Quote exactly, and only, the lines of the material below from the line with "Ant positions: (2,0), (1,4)" through the line with "Ant positions: (3,4), (1,2), (0,3)".

START Task inputs

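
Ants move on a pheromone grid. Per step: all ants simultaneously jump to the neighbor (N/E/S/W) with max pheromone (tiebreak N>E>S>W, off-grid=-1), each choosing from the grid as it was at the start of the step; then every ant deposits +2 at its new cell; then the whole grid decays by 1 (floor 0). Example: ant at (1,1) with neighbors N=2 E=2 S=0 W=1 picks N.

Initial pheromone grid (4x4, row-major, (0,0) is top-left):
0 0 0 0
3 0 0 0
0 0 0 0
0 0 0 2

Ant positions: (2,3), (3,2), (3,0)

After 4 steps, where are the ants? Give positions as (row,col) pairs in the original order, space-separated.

Step 1: ant0:(2,3)->S->(3,3) | ant1:(3,2)->E->(3,3) | ant2:(3,0)->N->(2,0)
  grid max=5 at (3,3)
Step 2: ant0:(3,3)->N->(2,3) | ant1:(3,3)->N->(2,3) | ant2:(2,0)->N->(1,0)
  grid max=4 at (3,3)
Step 3: ant0:(2,3)->S->(3,3) | ant1:(2,3)->S->(3,3) | ant2:(1,0)->N->(0,0)
  grid max=7 at (3,3)
Step 4: ant0:(3,3)->N->(2,3) | ant1:(3,3)->N->(2,3) | ant2:(0,0)->S->(1,0)
  grid max=6 at (3,3)

(2,3) (2,3) (1,0)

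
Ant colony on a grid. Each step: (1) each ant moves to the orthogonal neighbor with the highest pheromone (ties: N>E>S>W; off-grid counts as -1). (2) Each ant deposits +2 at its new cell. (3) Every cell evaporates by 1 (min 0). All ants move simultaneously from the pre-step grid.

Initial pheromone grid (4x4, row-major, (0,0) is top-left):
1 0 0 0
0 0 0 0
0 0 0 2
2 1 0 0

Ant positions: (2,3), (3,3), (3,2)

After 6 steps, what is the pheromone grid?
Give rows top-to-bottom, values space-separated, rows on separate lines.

After step 1: ants at (1,3),(2,3),(3,1)
  0 0 0 0
  0 0 0 1
  0 0 0 3
  1 2 0 0
After step 2: ants at (2,3),(1,3),(3,0)
  0 0 0 0
  0 0 0 2
  0 0 0 4
  2 1 0 0
After step 3: ants at (1,3),(2,3),(3,1)
  0 0 0 0
  0 0 0 3
  0 0 0 5
  1 2 0 0
After step 4: ants at (2,3),(1,3),(3,0)
  0 0 0 0
  0 0 0 4
  0 0 0 6
  2 1 0 0
After step 5: ants at (1,3),(2,3),(3,1)
  0 0 0 0
  0 0 0 5
  0 0 0 7
  1 2 0 0
After step 6: ants at (2,3),(1,3),(3,0)
  0 0 0 0
  0 0 0 6
  0 0 0 8
  2 1 0 0

0 0 0 0
0 0 0 6
0 0 0 8
2 1 0 0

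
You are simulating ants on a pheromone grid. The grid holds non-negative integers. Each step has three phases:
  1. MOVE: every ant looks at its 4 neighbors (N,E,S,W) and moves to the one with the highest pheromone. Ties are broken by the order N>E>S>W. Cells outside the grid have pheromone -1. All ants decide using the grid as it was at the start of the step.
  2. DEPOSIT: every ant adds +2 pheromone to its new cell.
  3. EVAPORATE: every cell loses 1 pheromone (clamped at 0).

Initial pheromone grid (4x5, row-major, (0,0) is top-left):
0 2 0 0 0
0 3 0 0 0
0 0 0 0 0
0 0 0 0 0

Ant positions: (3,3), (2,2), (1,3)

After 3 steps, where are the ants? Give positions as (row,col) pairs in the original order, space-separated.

Step 1: ant0:(3,3)->N->(2,3) | ant1:(2,2)->N->(1,2) | ant2:(1,3)->N->(0,3)
  grid max=2 at (1,1)
Step 2: ant0:(2,3)->N->(1,3) | ant1:(1,2)->W->(1,1) | ant2:(0,3)->E->(0,4)
  grid max=3 at (1,1)
Step 3: ant0:(1,3)->N->(0,3) | ant1:(1,1)->N->(0,1) | ant2:(0,4)->S->(1,4)
  grid max=2 at (1,1)

(0,3) (0,1) (1,4)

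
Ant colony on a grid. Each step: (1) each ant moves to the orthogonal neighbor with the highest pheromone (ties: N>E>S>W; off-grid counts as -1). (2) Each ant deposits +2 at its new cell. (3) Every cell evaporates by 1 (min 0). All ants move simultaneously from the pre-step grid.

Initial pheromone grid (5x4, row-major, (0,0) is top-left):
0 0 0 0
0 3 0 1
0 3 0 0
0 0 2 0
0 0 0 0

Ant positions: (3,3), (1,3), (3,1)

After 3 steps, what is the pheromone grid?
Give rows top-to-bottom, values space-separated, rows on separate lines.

After step 1: ants at (3,2),(0,3),(2,1)
  0 0 0 1
  0 2 0 0
  0 4 0 0
  0 0 3 0
  0 0 0 0
After step 2: ants at (2,2),(1,3),(1,1)
  0 0 0 0
  0 3 0 1
  0 3 1 0
  0 0 2 0
  0 0 0 0
After step 3: ants at (2,1),(0,3),(2,1)
  0 0 0 1
  0 2 0 0
  0 6 0 0
  0 0 1 0
  0 0 0 0

0 0 0 1
0 2 0 0
0 6 0 0
0 0 1 0
0 0 0 0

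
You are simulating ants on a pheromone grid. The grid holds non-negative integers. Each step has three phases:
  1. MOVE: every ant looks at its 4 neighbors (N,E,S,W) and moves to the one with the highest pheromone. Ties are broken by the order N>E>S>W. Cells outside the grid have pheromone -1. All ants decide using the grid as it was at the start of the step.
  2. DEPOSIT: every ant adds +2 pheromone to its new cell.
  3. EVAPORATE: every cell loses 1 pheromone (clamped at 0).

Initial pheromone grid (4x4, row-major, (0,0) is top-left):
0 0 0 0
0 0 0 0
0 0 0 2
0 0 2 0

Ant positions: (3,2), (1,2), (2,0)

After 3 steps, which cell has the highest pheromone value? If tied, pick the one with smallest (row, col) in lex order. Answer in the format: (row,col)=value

Step 1: ant0:(3,2)->N->(2,2) | ant1:(1,2)->N->(0,2) | ant2:(2,0)->N->(1,0)
  grid max=1 at (0,2)
Step 2: ant0:(2,2)->E->(2,3) | ant1:(0,2)->E->(0,3) | ant2:(1,0)->N->(0,0)
  grid max=2 at (2,3)
Step 3: ant0:(2,3)->N->(1,3) | ant1:(0,3)->S->(1,3) | ant2:(0,0)->E->(0,1)
  grid max=3 at (1,3)
Final grid:
  0 1 0 0
  0 0 0 3
  0 0 0 1
  0 0 0 0
Max pheromone 3 at (1,3)

Answer: (1,3)=3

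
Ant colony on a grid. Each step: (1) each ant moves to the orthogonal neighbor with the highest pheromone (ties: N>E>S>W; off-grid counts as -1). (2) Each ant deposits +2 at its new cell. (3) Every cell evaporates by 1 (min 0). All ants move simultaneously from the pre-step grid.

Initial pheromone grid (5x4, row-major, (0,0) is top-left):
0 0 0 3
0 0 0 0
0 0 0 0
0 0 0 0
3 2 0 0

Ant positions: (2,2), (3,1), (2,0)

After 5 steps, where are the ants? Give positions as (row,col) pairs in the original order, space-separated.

Step 1: ant0:(2,2)->N->(1,2) | ant1:(3,1)->S->(4,1) | ant2:(2,0)->N->(1,0)
  grid max=3 at (4,1)
Step 2: ant0:(1,2)->N->(0,2) | ant1:(4,1)->W->(4,0) | ant2:(1,0)->N->(0,0)
  grid max=3 at (4,0)
Step 3: ant0:(0,2)->E->(0,3) | ant1:(4,0)->E->(4,1) | ant2:(0,0)->E->(0,1)
  grid max=3 at (4,1)
Step 4: ant0:(0,3)->S->(1,3) | ant1:(4,1)->W->(4,0) | ant2:(0,1)->E->(0,2)
  grid max=3 at (4,0)
Step 5: ant0:(1,3)->N->(0,3) | ant1:(4,0)->E->(4,1) | ant2:(0,2)->E->(0,3)
  grid max=4 at (0,3)

(0,3) (4,1) (0,3)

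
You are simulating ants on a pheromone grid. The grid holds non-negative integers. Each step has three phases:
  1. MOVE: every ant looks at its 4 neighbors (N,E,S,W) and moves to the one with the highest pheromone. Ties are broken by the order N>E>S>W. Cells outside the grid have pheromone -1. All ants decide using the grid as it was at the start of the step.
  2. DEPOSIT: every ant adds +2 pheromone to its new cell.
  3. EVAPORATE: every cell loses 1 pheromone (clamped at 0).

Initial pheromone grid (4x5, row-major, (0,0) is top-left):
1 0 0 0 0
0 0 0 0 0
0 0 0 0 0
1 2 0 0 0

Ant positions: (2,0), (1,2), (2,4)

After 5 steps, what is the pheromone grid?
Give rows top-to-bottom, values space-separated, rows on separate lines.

After step 1: ants at (3,0),(0,2),(1,4)
  0 0 1 0 0
  0 0 0 0 1
  0 0 0 0 0
  2 1 0 0 0
After step 2: ants at (3,1),(0,3),(0,4)
  0 0 0 1 1
  0 0 0 0 0
  0 0 0 0 0
  1 2 0 0 0
After step 3: ants at (3,0),(0,4),(0,3)
  0 0 0 2 2
  0 0 0 0 0
  0 0 0 0 0
  2 1 0 0 0
After step 4: ants at (3,1),(0,3),(0,4)
  0 0 0 3 3
  0 0 0 0 0
  0 0 0 0 0
  1 2 0 0 0
After step 5: ants at (3,0),(0,4),(0,3)
  0 0 0 4 4
  0 0 0 0 0
  0 0 0 0 0
  2 1 0 0 0

0 0 0 4 4
0 0 0 0 0
0 0 0 0 0
2 1 0 0 0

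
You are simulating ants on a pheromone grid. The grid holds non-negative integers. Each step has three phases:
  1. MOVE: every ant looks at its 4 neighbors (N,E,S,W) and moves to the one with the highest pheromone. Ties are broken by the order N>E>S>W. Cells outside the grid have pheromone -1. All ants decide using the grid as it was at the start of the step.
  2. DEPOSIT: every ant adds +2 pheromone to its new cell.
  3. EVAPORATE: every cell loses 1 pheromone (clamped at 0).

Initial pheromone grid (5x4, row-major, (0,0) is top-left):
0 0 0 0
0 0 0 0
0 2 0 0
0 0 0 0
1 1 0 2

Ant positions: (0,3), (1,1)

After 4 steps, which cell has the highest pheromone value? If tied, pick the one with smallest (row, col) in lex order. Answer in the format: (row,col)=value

Step 1: ant0:(0,3)->S->(1,3) | ant1:(1,1)->S->(2,1)
  grid max=3 at (2,1)
Step 2: ant0:(1,3)->N->(0,3) | ant1:(2,1)->N->(1,1)
  grid max=2 at (2,1)
Step 3: ant0:(0,3)->S->(1,3) | ant1:(1,1)->S->(2,1)
  grid max=3 at (2,1)
Step 4: ant0:(1,3)->N->(0,3) | ant1:(2,1)->N->(1,1)
  grid max=2 at (2,1)
Final grid:
  0 0 0 1
  0 1 0 0
  0 2 0 0
  0 0 0 0
  0 0 0 0
Max pheromone 2 at (2,1)

Answer: (2,1)=2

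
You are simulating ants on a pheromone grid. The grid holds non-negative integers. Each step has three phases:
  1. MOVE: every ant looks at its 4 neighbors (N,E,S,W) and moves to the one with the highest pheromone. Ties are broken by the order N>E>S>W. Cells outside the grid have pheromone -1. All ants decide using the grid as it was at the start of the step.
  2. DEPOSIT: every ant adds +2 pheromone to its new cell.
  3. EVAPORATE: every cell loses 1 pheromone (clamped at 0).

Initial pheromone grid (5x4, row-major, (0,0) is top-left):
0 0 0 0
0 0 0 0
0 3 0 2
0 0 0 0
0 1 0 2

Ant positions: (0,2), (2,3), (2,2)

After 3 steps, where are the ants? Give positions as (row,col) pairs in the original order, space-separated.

Step 1: ant0:(0,2)->E->(0,3) | ant1:(2,3)->N->(1,3) | ant2:(2,2)->W->(2,1)
  grid max=4 at (2,1)
Step 2: ant0:(0,3)->S->(1,3) | ant1:(1,3)->N->(0,3) | ant2:(2,1)->N->(1,1)
  grid max=3 at (2,1)
Step 3: ant0:(1,3)->N->(0,3) | ant1:(0,3)->S->(1,3) | ant2:(1,1)->S->(2,1)
  grid max=4 at (2,1)

(0,3) (1,3) (2,1)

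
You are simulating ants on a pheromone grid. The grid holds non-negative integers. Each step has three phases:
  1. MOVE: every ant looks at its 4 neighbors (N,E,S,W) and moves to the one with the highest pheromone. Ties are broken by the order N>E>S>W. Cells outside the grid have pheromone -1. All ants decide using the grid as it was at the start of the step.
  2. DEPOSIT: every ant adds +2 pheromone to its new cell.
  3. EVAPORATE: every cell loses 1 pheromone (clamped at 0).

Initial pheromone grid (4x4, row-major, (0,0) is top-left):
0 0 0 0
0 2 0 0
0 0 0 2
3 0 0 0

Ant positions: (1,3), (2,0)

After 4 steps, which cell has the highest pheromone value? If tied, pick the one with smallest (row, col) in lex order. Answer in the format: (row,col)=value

Answer: (3,0)=3

Derivation:
Step 1: ant0:(1,3)->S->(2,3) | ant1:(2,0)->S->(3,0)
  grid max=4 at (3,0)
Step 2: ant0:(2,3)->N->(1,3) | ant1:(3,0)->N->(2,0)
  grid max=3 at (3,0)
Step 3: ant0:(1,3)->S->(2,3) | ant1:(2,0)->S->(3,0)
  grid max=4 at (3,0)
Step 4: ant0:(2,3)->N->(1,3) | ant1:(3,0)->N->(2,0)
  grid max=3 at (3,0)
Final grid:
  0 0 0 0
  0 0 0 1
  1 0 0 2
  3 0 0 0
Max pheromone 3 at (3,0)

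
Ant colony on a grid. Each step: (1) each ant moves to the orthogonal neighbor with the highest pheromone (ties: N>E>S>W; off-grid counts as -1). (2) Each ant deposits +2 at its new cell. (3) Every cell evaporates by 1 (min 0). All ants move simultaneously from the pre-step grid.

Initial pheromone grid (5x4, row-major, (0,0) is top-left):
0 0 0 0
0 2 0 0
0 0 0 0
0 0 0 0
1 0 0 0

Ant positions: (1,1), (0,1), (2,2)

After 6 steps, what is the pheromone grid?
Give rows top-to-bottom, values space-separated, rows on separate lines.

After step 1: ants at (0,1),(1,1),(1,2)
  0 1 0 0
  0 3 1 0
  0 0 0 0
  0 0 0 0
  0 0 0 0
After step 2: ants at (1,1),(0,1),(1,1)
  0 2 0 0
  0 6 0 0
  0 0 0 0
  0 0 0 0
  0 0 0 0
After step 3: ants at (0,1),(1,1),(0,1)
  0 5 0 0
  0 7 0 0
  0 0 0 0
  0 0 0 0
  0 0 0 0
After step 4: ants at (1,1),(0,1),(1,1)
  0 6 0 0
  0 10 0 0
  0 0 0 0
  0 0 0 0
  0 0 0 0
After step 5: ants at (0,1),(1,1),(0,1)
  0 9 0 0
  0 11 0 0
  0 0 0 0
  0 0 0 0
  0 0 0 0
After step 6: ants at (1,1),(0,1),(1,1)
  0 10 0 0
  0 14 0 0
  0 0 0 0
  0 0 0 0
  0 0 0 0

0 10 0 0
0 14 0 0
0 0 0 0
0 0 0 0
0 0 0 0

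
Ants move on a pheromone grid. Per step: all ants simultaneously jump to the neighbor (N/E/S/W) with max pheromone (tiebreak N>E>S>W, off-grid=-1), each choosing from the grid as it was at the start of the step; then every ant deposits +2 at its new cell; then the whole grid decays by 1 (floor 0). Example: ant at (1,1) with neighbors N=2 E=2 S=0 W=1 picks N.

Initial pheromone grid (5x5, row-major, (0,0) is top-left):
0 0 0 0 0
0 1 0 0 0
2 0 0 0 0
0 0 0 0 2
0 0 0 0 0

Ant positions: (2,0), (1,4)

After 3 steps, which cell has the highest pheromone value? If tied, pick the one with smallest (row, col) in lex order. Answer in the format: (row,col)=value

Answer: (0,4)=1

Derivation:
Step 1: ant0:(2,0)->N->(1,0) | ant1:(1,4)->N->(0,4)
  grid max=1 at (0,4)
Step 2: ant0:(1,0)->S->(2,0) | ant1:(0,4)->S->(1,4)
  grid max=2 at (2,0)
Step 3: ant0:(2,0)->N->(1,0) | ant1:(1,4)->N->(0,4)
  grid max=1 at (0,4)
Final grid:
  0 0 0 0 1
  1 0 0 0 0
  1 0 0 0 0
  0 0 0 0 0
  0 0 0 0 0
Max pheromone 1 at (0,4)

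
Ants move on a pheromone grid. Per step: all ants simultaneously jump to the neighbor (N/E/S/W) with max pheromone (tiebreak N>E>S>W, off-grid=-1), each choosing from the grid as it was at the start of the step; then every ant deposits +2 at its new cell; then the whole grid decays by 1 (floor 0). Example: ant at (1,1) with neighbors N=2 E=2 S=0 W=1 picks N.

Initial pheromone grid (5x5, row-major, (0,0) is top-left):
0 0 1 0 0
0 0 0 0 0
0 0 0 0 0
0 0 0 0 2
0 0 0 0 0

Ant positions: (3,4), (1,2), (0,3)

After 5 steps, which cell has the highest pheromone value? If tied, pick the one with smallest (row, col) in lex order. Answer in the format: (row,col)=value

Step 1: ant0:(3,4)->N->(2,4) | ant1:(1,2)->N->(0,2) | ant2:(0,3)->W->(0,2)
  grid max=4 at (0,2)
Step 2: ant0:(2,4)->S->(3,4) | ant1:(0,2)->E->(0,3) | ant2:(0,2)->E->(0,3)
  grid max=3 at (0,2)
Step 3: ant0:(3,4)->N->(2,4) | ant1:(0,3)->W->(0,2) | ant2:(0,3)->W->(0,2)
  grid max=6 at (0,2)
Step 4: ant0:(2,4)->S->(3,4) | ant1:(0,2)->E->(0,3) | ant2:(0,2)->E->(0,3)
  grid max=5 at (0,2)
Step 5: ant0:(3,4)->N->(2,4) | ant1:(0,3)->W->(0,2) | ant2:(0,3)->W->(0,2)
  grid max=8 at (0,2)
Final grid:
  0 0 8 4 0
  0 0 0 0 0
  0 0 0 0 1
  0 0 0 0 1
  0 0 0 0 0
Max pheromone 8 at (0,2)

Answer: (0,2)=8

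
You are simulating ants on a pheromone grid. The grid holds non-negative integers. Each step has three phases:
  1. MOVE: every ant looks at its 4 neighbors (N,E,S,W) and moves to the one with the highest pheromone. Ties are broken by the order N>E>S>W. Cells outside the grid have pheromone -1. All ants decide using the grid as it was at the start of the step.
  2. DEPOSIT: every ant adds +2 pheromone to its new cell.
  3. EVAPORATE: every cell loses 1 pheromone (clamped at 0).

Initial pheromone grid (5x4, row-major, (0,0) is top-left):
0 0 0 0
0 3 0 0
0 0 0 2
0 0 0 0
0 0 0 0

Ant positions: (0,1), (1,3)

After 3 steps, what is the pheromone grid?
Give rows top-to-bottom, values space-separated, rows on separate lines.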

END Task inputs

● Problem solution:
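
Ant positions: (2,0), (1,4)

After 3 steps, which cell has the highest pheromone value? If tied, pick the one with smallest (row, col) in lex order. Answer in the format: (row,col)=value

Answer: (0,4)=1

Derivation:
Step 1: ant0:(2,0)->N->(1,0) | ant1:(1,4)->N->(0,4)
  grid max=1 at (0,4)
Step 2: ant0:(1,0)->S->(2,0) | ant1:(0,4)->S->(1,4)
  grid max=2 at (2,0)
Step 3: ant0:(2,0)->N->(1,0) | ant1:(1,4)->N->(0,4)
  grid max=1 at (0,4)
Final grid:
  0 0 0 0 1
  1 0 0 0 0
  1 0 0 0 0
  0 0 0 0 0
  0 0 0 0 0
Max pheromone 1 at (0,4)

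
Ants move on a pheromone grid. Per step: all ants simultaneously jump to the neighbor (N/E/S/W) with max pheromone (tiebreak N>E>S>W, off-grid=-1), each choosing from the grid as it was at the start of the step; then every ant deposits +2 at its new cell; then the whole grid decays by 1 (floor 0). Example: ant at (1,1) with neighbors N=2 E=2 S=0 W=1 picks N.

Initial pheromone grid (5x5, row-major, (0,0) is top-left):
0 0 1 0 0
0 0 0 0 0
0 0 0 0 0
0 0 0 0 2
0 0 0 0 0

Ant positions: (3,4), (1,2), (0,3)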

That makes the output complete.